Required work ▸ The records appear below. Report how many of their lines contain the word "study", giving the number alone.

Records for this exercise ▸

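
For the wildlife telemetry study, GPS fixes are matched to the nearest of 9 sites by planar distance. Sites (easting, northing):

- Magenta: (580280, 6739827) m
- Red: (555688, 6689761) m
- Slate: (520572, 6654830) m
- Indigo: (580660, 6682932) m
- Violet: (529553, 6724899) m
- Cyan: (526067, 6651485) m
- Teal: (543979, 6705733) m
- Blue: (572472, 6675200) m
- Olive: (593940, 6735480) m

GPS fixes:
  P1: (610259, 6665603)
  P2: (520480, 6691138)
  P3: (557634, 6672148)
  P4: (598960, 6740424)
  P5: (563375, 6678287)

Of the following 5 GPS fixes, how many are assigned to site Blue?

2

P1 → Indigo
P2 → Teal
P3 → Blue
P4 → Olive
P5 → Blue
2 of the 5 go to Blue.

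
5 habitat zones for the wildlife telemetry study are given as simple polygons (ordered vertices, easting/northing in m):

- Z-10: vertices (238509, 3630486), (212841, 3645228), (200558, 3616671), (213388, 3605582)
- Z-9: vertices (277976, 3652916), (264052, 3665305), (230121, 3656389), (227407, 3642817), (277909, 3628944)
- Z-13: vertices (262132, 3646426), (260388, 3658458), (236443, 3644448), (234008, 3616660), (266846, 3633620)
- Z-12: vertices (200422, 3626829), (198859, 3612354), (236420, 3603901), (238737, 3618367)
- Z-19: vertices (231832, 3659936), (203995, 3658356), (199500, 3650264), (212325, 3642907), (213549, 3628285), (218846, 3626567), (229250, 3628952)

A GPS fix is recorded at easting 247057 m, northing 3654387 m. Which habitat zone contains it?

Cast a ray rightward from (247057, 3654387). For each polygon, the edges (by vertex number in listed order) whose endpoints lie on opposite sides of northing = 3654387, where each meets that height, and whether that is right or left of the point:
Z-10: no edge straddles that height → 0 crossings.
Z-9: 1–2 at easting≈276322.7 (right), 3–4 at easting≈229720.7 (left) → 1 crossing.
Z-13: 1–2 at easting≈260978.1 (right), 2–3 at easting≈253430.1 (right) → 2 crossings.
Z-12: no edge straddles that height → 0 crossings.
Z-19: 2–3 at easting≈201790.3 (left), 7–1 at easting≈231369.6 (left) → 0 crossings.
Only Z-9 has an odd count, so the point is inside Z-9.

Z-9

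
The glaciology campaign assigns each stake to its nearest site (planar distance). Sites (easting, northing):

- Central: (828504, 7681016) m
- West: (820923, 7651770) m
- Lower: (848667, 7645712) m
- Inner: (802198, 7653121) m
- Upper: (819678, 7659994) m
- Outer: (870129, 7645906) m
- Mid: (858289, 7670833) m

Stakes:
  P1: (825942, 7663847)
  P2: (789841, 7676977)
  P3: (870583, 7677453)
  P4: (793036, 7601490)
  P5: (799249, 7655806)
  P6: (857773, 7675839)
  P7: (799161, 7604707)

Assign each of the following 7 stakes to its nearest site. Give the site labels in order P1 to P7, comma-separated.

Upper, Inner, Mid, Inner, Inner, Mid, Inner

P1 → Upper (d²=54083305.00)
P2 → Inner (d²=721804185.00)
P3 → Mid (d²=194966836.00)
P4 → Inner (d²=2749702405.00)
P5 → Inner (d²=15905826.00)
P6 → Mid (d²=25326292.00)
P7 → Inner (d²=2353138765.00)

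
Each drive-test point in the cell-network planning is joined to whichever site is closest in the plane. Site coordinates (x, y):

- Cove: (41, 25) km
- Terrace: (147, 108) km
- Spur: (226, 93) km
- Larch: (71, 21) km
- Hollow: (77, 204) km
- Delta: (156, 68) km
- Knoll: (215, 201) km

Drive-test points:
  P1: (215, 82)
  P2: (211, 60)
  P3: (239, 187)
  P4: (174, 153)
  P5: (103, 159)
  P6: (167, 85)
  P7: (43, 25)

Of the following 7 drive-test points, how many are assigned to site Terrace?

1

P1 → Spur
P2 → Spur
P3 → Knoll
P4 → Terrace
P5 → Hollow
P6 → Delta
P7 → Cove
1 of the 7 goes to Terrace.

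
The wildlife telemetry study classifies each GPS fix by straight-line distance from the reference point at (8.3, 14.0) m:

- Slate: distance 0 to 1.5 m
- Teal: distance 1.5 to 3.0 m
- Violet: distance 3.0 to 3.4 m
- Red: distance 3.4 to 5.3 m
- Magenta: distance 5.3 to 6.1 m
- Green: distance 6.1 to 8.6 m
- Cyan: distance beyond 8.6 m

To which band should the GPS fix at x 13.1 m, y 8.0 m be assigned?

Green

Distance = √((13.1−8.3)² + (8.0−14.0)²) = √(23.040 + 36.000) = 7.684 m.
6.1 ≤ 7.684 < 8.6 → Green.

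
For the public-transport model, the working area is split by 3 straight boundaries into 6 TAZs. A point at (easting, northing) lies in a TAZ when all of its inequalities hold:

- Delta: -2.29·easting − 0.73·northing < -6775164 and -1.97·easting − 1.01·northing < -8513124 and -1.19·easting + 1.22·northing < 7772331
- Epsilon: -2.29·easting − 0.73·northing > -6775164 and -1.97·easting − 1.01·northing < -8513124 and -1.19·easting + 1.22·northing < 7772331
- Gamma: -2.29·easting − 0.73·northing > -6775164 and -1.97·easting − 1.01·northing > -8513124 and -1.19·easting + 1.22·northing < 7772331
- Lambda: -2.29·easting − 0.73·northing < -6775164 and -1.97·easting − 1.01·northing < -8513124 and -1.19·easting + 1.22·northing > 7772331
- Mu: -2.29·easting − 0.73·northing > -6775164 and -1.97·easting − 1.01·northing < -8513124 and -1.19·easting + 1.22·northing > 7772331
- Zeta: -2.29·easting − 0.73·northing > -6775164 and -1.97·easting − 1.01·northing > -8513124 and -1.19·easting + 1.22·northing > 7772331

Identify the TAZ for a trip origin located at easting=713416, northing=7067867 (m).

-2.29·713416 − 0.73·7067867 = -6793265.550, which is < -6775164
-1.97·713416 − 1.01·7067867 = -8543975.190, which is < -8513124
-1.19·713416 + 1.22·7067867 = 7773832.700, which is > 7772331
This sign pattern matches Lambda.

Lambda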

Written response ▸ 3